Assignment: The entries below must be retyped in full. Keep every word the same.

Provided data:
---+---
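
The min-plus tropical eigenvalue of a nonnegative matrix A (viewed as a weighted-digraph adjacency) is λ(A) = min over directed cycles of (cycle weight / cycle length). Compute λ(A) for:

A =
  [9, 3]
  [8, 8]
λ(A) = 11/2

Enumerate directed cycles and compute their means (weight / length). Sample:
  cycle 0 → 0: weight = 9, length = 1, mean = 9/1 ≈ 9.000
  cycle 1 → 1: weight = 8, length = 1, mean = 8/1 ≈ 8.000
  cycle 0 → 1 → 0: weight = 11, length = 2, mean = 11/2 ≈ 5.500
  cycle 1 → 0 → 1: weight = 11, length = 2, mean = 11/2 ≈ 5.500
Minimum mean = 5.500, attained e.g. along the cycle 0 → 1 → 0 with weight 11 and length 2. So λ(A) = 11/2 = 11/2.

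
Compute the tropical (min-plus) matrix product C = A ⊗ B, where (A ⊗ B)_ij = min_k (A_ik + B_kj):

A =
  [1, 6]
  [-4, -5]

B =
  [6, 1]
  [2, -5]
A ⊗ B =
  [7, 1]
  [-3, -10]

Apply the min-plus product entry-by-entry:
  C[0][0] = min over k of (A[0][0] + B[0][0] = 1 + 6 = 7, A[0][1] + B[1][0] = 6 + 2 = 8) = 7 (attained at k = 0)
  C[0][1] = min over k of (A[0][0] + B[0][1] = 1 + 1 = 2, A[0][1] + B[1][1] = 6 + -5 = 1) = 1 (attained at k = 1)
  C[1][0] = min over k of (A[1][0] + B[0][0] = -4 + 6 = 2, A[1][1] + B[1][0] = -5 + 2 = -3) = -3 (attained at k = 1)
  C[1][1] = min over k of (A[1][0] + B[0][1] = -4 + 1 = -3, A[1][1] + B[1][1] = -5 + -5 = -10) = -10 (attained at k = 1)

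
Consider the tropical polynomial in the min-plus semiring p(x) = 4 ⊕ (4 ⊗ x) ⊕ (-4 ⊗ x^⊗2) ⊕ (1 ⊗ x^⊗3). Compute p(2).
p(2) = 0

A tropical monomial a ⊗ x^⊗i evaluates to a + i · x. Evaluating each term at x = 2:
  Term 0 contributes 4 + 0 · 2 = 4
  Term 1 contributes 4 + 1 · 2 = 6
  Term 2 contributes -4 + 2 · 2 = 0
  Term 3 contributes 1 + 3 · 2 = 7
p(2) = ⊕ of these = min[4, 6, 0, 7] = 0.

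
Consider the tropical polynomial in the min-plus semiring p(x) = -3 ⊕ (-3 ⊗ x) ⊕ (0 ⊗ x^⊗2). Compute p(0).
p(0) = -3

A tropical monomial a ⊗ x^⊗i evaluates to a + i · x. Evaluating each term at x = 0:
  Term 0 contributes -3 + 0 · 0 = -3
  Term 1 contributes -3 + 1 · 0 = -3
  Term 2 contributes 0 + 2 · 0 = 0
p(0) = ⊕ of these = min[-3, -3, 0] = -3.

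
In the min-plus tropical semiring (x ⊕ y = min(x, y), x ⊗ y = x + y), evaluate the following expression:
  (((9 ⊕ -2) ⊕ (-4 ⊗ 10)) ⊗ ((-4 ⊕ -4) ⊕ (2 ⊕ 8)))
(((9 ⊕ -2) ⊕ (-4 ⊗ 10)) ⊗ ((-4 ⊕ -4) ⊕ (2 ⊕ 8))) = -6

Expand innermost to outermost. Recall ⊕ takes the minimum of its arguments and ⊗ takes their sum. Working out the expression (((9 ⊕ -2) ⊕ (-4 ⊗ 10)) ⊗ ((-4 ⊕ -4) ⊕ (2 ⊕ 8))) gives -6.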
---+---
Exercise output:
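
The min-plus tropical eigenvalue of a nonnegative matrix A (viewed as a weighted-digraph adjacency) is λ(A) = min over directed cycles of (cycle weight / cycle length). Compute λ(A) for:

A =
  [9, 3]
  [8, 8]
λ(A) = 11/2

Enumerate directed cycles and compute their means (weight / length). Sample:
  cycle 0 → 0: weight = 9, length = 1, mean = 9/1 ≈ 9.000
  cycle 1 → 1: weight = 8, length = 1, mean = 8/1 ≈ 8.000
  cycle 0 → 1 → 0: weight = 11, length = 2, mean = 11/2 ≈ 5.500
  cycle 1 → 0 → 1: weight = 11, length = 2, mean = 11/2 ≈ 5.500
Minimum mean = 5.500, attained e.g. along the cycle 0 → 1 → 0 with weight 11 and length 2. So λ(A) = 11/2 = 11/2.

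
Compute the tropical (min-plus) matrix product C = A ⊗ B, where (A ⊗ B)_ij = min_k (A_ik + B_kj):

A =
  [1, 6]
  [-4, -5]

B =
  [6, 1]
  [2, -5]
A ⊗ B =
  [7, 1]
  [-3, -10]

Apply the min-plus product entry-by-entry:
  C[0][0] = min over k of (A[0][0] + B[0][0] = 1 + 6 = 7, A[0][1] + B[1][0] = 6 + 2 = 8) = 7 (attained at k = 0)
  C[0][1] = min over k of (A[0][0] + B[0][1] = 1 + 1 = 2, A[0][1] + B[1][1] = 6 + -5 = 1) = 1 (attained at k = 1)
  C[1][0] = min over k of (A[1][0] + B[0][0] = -4 + 6 = 2, A[1][1] + B[1][0] = -5 + 2 = -3) = -3 (attained at k = 1)
  C[1][1] = min over k of (A[1][0] + B[0][1] = -4 + 1 = -3, A[1][1] + B[1][1] = -5 + -5 = -10) = -10 (attained at k = 1)

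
Consider the tropical polynomial in the min-plus semiring p(x) = 4 ⊕ (4 ⊗ x) ⊕ (-4 ⊗ x^⊗2) ⊕ (1 ⊗ x^⊗3). Compute p(2).
p(2) = 0

A tropical monomial a ⊗ x^⊗i evaluates to a + i · x. Evaluating each term at x = 2:
  Term 0 contributes 4 + 0 · 2 = 4
  Term 1 contributes 4 + 1 · 2 = 6
  Term 2 contributes -4 + 2 · 2 = 0
  Term 3 contributes 1 + 3 · 2 = 7
p(2) = ⊕ of these = min[4, 6, 0, 7] = 0.

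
Consider the tropical polynomial in the min-plus semiring p(x) = -3 ⊕ (-3 ⊗ x) ⊕ (0 ⊗ x^⊗2). Compute p(0).
p(0) = -3

A tropical monomial a ⊗ x^⊗i evaluates to a + i · x. Evaluating each term at x = 0:
  Term 0 contributes -3 + 0 · 0 = -3
  Term 1 contributes -3 + 1 · 0 = -3
  Term 2 contributes 0 + 2 · 0 = 0
p(0) = ⊕ of these = min[-3, -3, 0] = -3.

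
In the min-plus tropical semiring (x ⊕ y = min(x, y), x ⊗ y = x + y), evaluate the following expression:
  (((9 ⊕ -2) ⊕ (-4 ⊗ 10)) ⊗ ((-4 ⊕ -4) ⊕ (2 ⊕ 8)))
(((9 ⊕ -2) ⊕ (-4 ⊗ 10)) ⊗ ((-4 ⊕ -4) ⊕ (2 ⊕ 8))) = -6

Expand innermost to outermost. Recall ⊕ takes the minimum of its arguments and ⊗ takes their sum. Working out the expression (((9 ⊕ -2) ⊕ (-4 ⊗ 10)) ⊗ ((-4 ⊕ -4) ⊕ (2 ⊕ 8))) gives -6.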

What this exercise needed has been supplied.